*Try it:* Return exactly those lines of the material below that fall between the line holding "Apply Move-to-Front (MTF)" and the line holding "Kraft's inequality: sum(2^(-l_i)) <= 1", inclusive.

*Data under study:*
________________________________________

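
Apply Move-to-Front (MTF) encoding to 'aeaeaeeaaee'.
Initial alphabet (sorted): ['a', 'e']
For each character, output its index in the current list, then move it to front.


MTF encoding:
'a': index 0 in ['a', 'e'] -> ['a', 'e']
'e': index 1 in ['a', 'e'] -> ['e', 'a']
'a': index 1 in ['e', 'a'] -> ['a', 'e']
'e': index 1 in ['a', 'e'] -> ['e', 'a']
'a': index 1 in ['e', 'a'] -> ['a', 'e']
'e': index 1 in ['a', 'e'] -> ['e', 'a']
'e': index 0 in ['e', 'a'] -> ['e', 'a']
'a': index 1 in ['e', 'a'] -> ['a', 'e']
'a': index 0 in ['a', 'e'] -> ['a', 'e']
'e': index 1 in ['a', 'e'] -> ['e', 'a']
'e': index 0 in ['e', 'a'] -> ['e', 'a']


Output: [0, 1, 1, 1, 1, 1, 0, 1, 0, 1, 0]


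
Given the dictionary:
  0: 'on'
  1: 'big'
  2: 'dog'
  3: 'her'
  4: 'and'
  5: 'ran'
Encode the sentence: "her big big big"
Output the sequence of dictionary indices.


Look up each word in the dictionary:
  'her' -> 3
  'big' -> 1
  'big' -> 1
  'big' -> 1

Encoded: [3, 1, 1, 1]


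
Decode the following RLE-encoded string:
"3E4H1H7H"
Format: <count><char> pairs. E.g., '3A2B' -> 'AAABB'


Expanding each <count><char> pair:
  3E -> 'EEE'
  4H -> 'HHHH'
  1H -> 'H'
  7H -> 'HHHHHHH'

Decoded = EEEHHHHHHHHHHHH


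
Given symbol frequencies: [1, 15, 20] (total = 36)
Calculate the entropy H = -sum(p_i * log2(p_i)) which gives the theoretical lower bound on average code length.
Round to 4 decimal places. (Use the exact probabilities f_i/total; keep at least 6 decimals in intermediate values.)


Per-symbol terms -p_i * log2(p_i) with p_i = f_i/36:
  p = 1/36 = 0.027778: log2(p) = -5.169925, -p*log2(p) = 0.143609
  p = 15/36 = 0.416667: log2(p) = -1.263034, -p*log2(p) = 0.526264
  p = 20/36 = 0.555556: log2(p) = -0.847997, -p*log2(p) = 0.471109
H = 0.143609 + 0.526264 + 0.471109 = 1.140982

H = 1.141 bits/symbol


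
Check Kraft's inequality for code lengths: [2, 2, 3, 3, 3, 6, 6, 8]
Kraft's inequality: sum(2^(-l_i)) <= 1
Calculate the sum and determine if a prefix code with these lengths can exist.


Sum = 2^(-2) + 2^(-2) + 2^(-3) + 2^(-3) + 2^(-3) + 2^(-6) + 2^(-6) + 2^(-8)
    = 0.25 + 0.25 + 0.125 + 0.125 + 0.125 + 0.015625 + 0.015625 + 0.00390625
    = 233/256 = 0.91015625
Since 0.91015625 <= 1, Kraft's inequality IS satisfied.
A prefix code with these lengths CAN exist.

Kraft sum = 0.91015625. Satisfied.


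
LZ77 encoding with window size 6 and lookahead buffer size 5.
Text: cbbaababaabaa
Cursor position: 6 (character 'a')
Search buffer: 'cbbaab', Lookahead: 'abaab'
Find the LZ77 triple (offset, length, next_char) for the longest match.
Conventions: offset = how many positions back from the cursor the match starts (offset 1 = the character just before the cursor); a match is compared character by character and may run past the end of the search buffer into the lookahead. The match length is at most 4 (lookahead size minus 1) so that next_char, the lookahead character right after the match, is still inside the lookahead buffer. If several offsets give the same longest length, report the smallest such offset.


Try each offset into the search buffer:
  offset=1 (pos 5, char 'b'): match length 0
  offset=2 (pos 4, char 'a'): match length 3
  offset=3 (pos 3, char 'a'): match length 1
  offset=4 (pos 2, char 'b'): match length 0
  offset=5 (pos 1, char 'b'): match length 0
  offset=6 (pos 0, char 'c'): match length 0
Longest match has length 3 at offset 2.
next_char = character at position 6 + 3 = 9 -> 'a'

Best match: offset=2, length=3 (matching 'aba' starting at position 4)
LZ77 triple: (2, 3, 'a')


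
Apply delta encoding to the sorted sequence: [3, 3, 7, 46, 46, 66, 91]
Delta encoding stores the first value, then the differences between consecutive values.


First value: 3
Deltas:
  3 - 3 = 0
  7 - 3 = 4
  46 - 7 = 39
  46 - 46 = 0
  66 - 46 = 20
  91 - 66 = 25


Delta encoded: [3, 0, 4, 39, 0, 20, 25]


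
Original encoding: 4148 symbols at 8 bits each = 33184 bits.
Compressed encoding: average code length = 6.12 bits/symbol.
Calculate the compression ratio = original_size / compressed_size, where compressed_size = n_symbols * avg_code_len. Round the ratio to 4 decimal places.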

________________________________________

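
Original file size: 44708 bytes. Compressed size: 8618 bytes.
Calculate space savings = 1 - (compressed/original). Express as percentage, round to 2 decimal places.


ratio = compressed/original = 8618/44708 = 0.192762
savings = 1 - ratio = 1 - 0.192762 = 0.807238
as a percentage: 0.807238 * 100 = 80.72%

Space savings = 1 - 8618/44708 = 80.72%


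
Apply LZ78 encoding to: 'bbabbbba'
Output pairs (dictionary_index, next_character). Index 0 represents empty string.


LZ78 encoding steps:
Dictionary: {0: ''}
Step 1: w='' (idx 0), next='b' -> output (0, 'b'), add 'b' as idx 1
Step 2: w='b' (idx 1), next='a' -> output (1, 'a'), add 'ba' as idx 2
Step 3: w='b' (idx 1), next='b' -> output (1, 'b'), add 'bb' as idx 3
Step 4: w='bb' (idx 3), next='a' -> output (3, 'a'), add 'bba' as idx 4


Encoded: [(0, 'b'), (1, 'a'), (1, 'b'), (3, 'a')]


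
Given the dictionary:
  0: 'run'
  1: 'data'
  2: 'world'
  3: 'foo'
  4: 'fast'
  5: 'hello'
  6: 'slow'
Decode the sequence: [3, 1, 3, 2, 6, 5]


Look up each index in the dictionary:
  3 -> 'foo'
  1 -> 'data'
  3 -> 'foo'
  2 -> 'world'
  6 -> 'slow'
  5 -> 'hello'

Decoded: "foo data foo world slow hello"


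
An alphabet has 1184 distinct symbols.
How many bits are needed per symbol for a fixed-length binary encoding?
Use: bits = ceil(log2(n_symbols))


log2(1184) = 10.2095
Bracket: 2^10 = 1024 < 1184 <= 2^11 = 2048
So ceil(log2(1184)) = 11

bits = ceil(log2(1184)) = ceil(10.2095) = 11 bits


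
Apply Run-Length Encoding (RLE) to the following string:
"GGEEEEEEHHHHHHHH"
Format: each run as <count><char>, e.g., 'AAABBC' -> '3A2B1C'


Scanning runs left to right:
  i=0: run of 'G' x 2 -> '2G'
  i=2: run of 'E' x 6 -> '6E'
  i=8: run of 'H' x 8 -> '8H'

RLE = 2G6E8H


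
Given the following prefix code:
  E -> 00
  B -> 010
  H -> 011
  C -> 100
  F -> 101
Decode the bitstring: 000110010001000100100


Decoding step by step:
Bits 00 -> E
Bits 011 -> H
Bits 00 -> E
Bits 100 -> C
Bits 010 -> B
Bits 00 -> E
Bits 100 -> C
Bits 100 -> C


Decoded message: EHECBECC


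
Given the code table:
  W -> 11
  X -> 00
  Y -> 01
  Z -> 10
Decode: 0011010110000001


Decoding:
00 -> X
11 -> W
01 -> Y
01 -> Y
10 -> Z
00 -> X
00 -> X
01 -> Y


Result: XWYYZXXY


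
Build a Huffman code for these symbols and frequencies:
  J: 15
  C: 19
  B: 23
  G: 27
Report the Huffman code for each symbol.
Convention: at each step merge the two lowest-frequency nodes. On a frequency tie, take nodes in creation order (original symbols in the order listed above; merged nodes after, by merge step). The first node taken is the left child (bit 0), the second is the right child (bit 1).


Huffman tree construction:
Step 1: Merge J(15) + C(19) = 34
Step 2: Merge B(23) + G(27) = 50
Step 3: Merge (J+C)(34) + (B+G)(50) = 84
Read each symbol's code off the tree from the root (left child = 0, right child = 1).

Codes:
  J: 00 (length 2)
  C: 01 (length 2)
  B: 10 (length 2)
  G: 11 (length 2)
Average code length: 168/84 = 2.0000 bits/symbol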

________________________________________

*Answer to this problem:*
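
Apply Move-to-Front (MTF) encoding to 'aeaeaeeaaee'.
Initial alphabet (sorted): ['a', 'e']
For each character, output its index in the current list, then move it to front.


MTF encoding:
'a': index 0 in ['a', 'e'] -> ['a', 'e']
'e': index 1 in ['a', 'e'] -> ['e', 'a']
'a': index 1 in ['e', 'a'] -> ['a', 'e']
'e': index 1 in ['a', 'e'] -> ['e', 'a']
'a': index 1 in ['e', 'a'] -> ['a', 'e']
'e': index 1 in ['a', 'e'] -> ['e', 'a']
'e': index 0 in ['e', 'a'] -> ['e', 'a']
'a': index 1 in ['e', 'a'] -> ['a', 'e']
'a': index 0 in ['a', 'e'] -> ['a', 'e']
'e': index 1 in ['a', 'e'] -> ['e', 'a']
'e': index 0 in ['e', 'a'] -> ['e', 'a']


Output: [0, 1, 1, 1, 1, 1, 0, 1, 0, 1, 0]


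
Given the dictionary:
  0: 'on'
  1: 'big'
  2: 'dog'
  3: 'her'
  4: 'and'
  5: 'ran'
Encode the sentence: "her big big big"
Output the sequence of dictionary indices.


Look up each word in the dictionary:
  'her' -> 3
  'big' -> 1
  'big' -> 1
  'big' -> 1

Encoded: [3, 1, 1, 1]


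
Decode the following RLE-encoded string:
"3E4H1H7H"
Format: <count><char> pairs. E.g., '3A2B' -> 'AAABB'


Expanding each <count><char> pair:
  3E -> 'EEE'
  4H -> 'HHHH'
  1H -> 'H'
  7H -> 'HHHHHHH'

Decoded = EEEHHHHHHHHHHHH


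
Given symbol frequencies: [1, 15, 20] (total = 36)
Calculate the entropy H = -sum(p_i * log2(p_i)) which gives the theoretical lower bound on average code length.
Round to 4 decimal places. (Use the exact probabilities f_i/total; keep at least 6 decimals in intermediate values.)


Per-symbol terms -p_i * log2(p_i) with p_i = f_i/36:
  p = 1/36 = 0.027778: log2(p) = -5.169925, -p*log2(p) = 0.143609
  p = 15/36 = 0.416667: log2(p) = -1.263034, -p*log2(p) = 0.526264
  p = 20/36 = 0.555556: log2(p) = -0.847997, -p*log2(p) = 0.471109
H = 0.143609 + 0.526264 + 0.471109 = 1.140982

H = 1.141 bits/symbol


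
Check Kraft's inequality for code lengths: [2, 2, 3, 3, 3, 6, 6, 8]
Kraft's inequality: sum(2^(-l_i)) <= 1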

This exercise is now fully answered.